==== Task material
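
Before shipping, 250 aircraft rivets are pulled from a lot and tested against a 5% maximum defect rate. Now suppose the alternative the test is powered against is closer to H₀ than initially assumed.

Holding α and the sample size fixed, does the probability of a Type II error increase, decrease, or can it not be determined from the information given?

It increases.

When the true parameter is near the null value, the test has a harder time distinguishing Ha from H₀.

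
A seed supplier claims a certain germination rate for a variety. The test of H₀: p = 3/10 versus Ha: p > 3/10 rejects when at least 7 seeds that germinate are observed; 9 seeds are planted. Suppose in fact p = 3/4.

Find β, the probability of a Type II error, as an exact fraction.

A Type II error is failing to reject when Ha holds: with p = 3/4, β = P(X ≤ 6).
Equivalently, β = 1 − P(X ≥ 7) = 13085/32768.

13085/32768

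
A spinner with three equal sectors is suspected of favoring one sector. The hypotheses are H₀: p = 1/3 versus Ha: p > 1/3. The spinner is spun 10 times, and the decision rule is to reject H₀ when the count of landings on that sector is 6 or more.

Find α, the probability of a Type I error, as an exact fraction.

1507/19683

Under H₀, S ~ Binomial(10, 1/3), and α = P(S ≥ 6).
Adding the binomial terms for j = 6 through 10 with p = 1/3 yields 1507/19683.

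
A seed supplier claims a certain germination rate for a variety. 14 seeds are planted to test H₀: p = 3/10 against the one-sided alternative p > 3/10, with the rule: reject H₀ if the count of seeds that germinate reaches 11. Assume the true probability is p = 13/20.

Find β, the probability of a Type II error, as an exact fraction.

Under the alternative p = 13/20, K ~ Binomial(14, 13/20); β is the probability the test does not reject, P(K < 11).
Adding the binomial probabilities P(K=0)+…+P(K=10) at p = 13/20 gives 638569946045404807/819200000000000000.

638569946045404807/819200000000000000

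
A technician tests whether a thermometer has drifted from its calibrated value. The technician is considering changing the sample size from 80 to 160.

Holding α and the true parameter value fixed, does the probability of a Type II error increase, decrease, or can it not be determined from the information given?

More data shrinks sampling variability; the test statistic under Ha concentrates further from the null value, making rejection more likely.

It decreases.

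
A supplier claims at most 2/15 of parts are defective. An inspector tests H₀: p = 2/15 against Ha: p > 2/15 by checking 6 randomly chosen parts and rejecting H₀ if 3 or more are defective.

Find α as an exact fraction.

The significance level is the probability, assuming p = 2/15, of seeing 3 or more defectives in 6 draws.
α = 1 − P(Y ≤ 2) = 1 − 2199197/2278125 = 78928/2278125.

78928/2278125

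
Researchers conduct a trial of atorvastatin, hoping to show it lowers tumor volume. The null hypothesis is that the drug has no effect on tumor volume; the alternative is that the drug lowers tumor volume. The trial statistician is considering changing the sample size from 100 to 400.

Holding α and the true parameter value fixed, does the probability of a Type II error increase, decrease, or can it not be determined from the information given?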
========
All lines from the start of the entries through the line where "fact p = 3/4." sits should be duplicated exactly, with nothing else in the output.

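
Before shipping, 250 aircraft rivets are pulled from a lot and tested against a 5% maximum defect rate. Now suppose the alternative the test is powered against is closer to H₀ than initially assumed.

Holding α and the sample size fixed, does the probability of a Type II error increase, decrease, or can it not be determined from the information given?

It increases.

When the true parameter is near the null value, the test has a harder time distinguishing Ha from H₀.

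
A seed supplier claims a certain germination rate for a variety. The test of H₀: p = 3/10 versus Ha: p > 3/10 rejects when at least 7 seeds that germinate are observed; 9 seeds are planted. Suppose in fact p = 3/4.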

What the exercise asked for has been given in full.